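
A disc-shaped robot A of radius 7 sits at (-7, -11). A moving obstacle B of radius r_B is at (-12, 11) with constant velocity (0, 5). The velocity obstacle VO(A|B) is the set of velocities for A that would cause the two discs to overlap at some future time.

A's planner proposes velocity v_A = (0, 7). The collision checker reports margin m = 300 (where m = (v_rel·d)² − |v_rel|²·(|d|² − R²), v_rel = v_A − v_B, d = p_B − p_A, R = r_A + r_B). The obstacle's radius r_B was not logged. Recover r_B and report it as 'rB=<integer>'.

m = 300
d = (-5, 22);  v_rel = (0, 2),  |v_rel|² = 4
v_rel×d = (0)·(22) − (2)·(-5) = 10
since m = R²·4 − 10²:  R² = (100 + 300) / 4 = 100
R = √100 = 10  ⇒  r_B = 10 − 7 = 3

rB=3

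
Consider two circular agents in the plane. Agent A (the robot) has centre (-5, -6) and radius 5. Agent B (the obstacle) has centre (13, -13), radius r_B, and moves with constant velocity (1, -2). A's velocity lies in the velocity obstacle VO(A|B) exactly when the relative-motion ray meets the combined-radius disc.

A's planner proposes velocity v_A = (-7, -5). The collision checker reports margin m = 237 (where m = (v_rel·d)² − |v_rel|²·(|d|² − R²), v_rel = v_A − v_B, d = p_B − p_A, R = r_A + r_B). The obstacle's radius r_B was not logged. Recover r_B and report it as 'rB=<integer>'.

m = 237
d = (18, -7);  v_rel = (-8, -3),  |v_rel|² = 73
v_rel×d = (-8)·(-7) − (-3)·(18) = 110
since m = R²·73 − 110²:  R² = (12100 + 237) / 73 = 169
R = √169 = 13  ⇒  r_B = 13 − 5 = 8

rB=8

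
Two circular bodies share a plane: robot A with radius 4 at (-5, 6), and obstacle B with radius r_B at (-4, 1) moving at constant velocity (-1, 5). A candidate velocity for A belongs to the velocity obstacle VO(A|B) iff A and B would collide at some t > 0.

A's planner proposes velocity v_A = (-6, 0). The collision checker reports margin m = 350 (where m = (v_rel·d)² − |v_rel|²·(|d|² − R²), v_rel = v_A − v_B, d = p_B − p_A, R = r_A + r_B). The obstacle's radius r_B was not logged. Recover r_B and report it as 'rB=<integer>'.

m = 350
d = (1, -5);  v_rel = (-5, -5),  |v_rel|² = 50
v_rel×d = (-5)·(-5) − (-5)·(1) = 30
since m = R²·50 − 30²:  R² = (900 + 350) / 50 = 25
R = √25 = 5  ⇒  r_B = 5 − 4 = 1

rB=1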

## [ACTIVITY]
Would you reproduce the whole listing exactly as it stands?

## [SOLUTION TO THE PROBLEM]
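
A disc-shaped robot A of radius 7 sits at (-7, -11). A moving obstacle B of radius r_B is at (-12, 11) with constant velocity (0, 5). The velocity obstacle VO(A|B) is the set of velocities for A that would cause the two discs to overlap at some future time.

A's planner proposes velocity v_A = (0, 7). The collision checker reports margin m = 300 (where m = (v_rel·d)² − |v_rel|²·(|d|² − R²), v_rel = v_A − v_B, d = p_B − p_A, R = r_A + r_B). The obstacle's radius r_B was not logged. Recover r_B and report it as 'rB=<integer>'.

m = 300
d = (-5, 22);  v_rel = (0, 2),  |v_rel|² = 4
v_rel×d = (0)·(22) − (2)·(-5) = 10
since m = R²·4 − 10²:  R² = (100 + 300) / 4 = 100
R = √100 = 10  ⇒  r_B = 10 − 7 = 3

rB=3

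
Consider two circular agents in the plane. Agent A (the robot) has centre (-5, -6) and radius 5. Agent B (the obstacle) has centre (13, -13), radius r_B, and moves with constant velocity (1, -2). A's velocity lies in the velocity obstacle VO(A|B) exactly when the relative-motion ray meets the combined-radius disc.

A's planner proposes velocity v_A = (-7, -5). The collision checker reports margin m = 237 (where m = (v_rel·d)² − |v_rel|²·(|d|² − R²), v_rel = v_A − v_B, d = p_B − p_A, R = r_A + r_B). The obstacle's radius r_B was not logged. Recover r_B and report it as 'rB=<integer>'.

m = 237
d = (18, -7);  v_rel = (-8, -3),  |v_rel|² = 73
v_rel×d = (-8)·(-7) − (-3)·(18) = 110
since m = R²·73 − 110²:  R² = (12100 + 237) / 73 = 169
R = √169 = 13  ⇒  r_B = 13 − 5 = 8

rB=8

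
Two circular bodies share a plane: robot A with radius 4 at (-5, 6), and obstacle B with radius r_B at (-4, 1) moving at constant velocity (-1, 5). A candidate velocity for A belongs to the velocity obstacle VO(A|B) iff A and B would collide at some t > 0.

A's planner proposes velocity v_A = (-6, 0). The collision checker reports margin m = 350 (where m = (v_rel·d)² − |v_rel|²·(|d|² − R²), v_rel = v_A − v_B, d = p_B − p_A, R = r_A + r_B). The obstacle's radius r_B was not logged. Recover r_B and report it as 'rB=<integer>'.

m = 350
d = (1, -5);  v_rel = (-5, -5),  |v_rel|² = 50
v_rel×d = (-5)·(-5) − (-5)·(1) = 30
since m = R²·50 − 30²:  R² = (900 + 350) / 50 = 25
R = √25 = 5  ⇒  r_B = 5 − 4 = 1

rB=1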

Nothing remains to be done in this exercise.